> [Data under study]:
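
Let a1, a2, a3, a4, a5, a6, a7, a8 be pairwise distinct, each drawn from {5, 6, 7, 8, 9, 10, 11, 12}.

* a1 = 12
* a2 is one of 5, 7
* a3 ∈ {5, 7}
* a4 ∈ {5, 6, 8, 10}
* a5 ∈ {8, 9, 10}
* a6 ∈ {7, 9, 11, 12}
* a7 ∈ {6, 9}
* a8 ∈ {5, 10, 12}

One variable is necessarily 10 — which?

a1's domain is down to {12}, so a1 = 12. Remove 12 from a6, a8.
Among the 7 still-open variables, 11 fits only a6 (and all 7 values in {5, 6, 7, 8, 9, 10, 11} must be used), so a6 = 11.
a2 and a3 between them cover only {5, 7} — a naked pair. Remove those values from a4, a8.
So 10 goes to a8.

a8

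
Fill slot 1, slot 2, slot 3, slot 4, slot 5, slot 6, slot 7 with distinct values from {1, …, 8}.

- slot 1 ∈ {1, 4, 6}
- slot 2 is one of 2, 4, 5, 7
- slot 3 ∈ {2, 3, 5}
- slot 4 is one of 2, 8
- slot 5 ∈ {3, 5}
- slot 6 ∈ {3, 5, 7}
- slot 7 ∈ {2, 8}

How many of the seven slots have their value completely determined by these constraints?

The 2 variables slot 4 and slot 7 are confined to {2, 8}, which locks those values in; drop them from slot 2, slot 3.
slot 3 and slot 5 between them cover only {3, 5} — a naked pair. Remove those values from slot 2, slot 6.
slot 6 must be 7 (only option left). Remove 7 from slot 2.
slot 2 must be 4 (only option left). Eliminate 4 elsewhere: slot 1.
Determined: slot 2=4, slot 6=7. The other slots each still have more than one consistent value. That makes 2.

2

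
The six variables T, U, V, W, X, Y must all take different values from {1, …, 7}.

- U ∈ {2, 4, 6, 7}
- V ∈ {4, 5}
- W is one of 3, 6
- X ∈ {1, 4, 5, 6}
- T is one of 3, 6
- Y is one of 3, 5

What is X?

1

The 2 variables T and W are confined to {3, 6}, which locks those values in; drop them from U, X, Y.
Y's domain is down to {5}, so Y = 5. Eliminate 5 elsewhere: V, X.
That leaves V = 4. So U, X can't be 4.
So X = 1.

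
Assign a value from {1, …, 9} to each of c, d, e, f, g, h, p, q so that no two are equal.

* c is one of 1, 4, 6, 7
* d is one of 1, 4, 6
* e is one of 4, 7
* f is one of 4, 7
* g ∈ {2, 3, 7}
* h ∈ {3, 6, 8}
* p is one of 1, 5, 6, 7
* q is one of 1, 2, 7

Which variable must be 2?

Among the 8 variables, 5 fits only p (and all 8 values in {1, 2, 3, 4, 5, 6, 7, 8} must be used), so p = 5.
Among the 7 still-open variables, 8 fits only h (and all 7 values in {1, 2, 3, 4, 6, 7, 8} must be used), so h = 8.
Among the 6 still-open variables, 3 fits only g (and all 6 values in {1, 2, 3, 4, 6, 7} must be used), so g = 3.
Among the 5 still-open variables, 2 fits only q (and all 5 values in {1, 2, 4, 6, 7} must be used), so q = 2.

q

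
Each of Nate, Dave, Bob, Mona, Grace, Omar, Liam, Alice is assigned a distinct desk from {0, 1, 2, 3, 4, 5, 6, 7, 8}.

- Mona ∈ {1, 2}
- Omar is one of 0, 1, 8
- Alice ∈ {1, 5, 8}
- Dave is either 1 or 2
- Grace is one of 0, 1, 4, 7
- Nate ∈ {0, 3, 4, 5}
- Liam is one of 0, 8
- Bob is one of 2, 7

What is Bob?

The 8 variables together cover exactly {0, 1, 2, 3, 4, 5, 7, 8} — 8 values for 8 variables — and 3 appears only in Nate's list, so Nate = 3.
Among the 7 still-open variables, 4 fits only Grace (and all 7 values in {0, 1, 2, 4, 5, 7, 8} must be used), so Grace = 4.
The 6 still-open variables together cover exactly {0, 1, 2, 5, 7, 8} — 6 values for 6 variables — and 5 appears only in Alice's list, so Alice = 5.
The 5 still-open variables together cover exactly {0, 1, 2, 7, 8} — 5 values for 5 variables — and 7 appears only in Bob's list, so Bob = 7.

7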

> [Assigned task]: Read through the lines above and collect those that contain the string "Mona".

> [Exercise result]:
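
Each of Nate, Dave, Bob, Mona, Grace, Omar, Liam, Alice is assigned a distinct desk from {0, 1, 2, 3, 4, 5, 6, 7, 8}.
- Mona ∈ {1, 2}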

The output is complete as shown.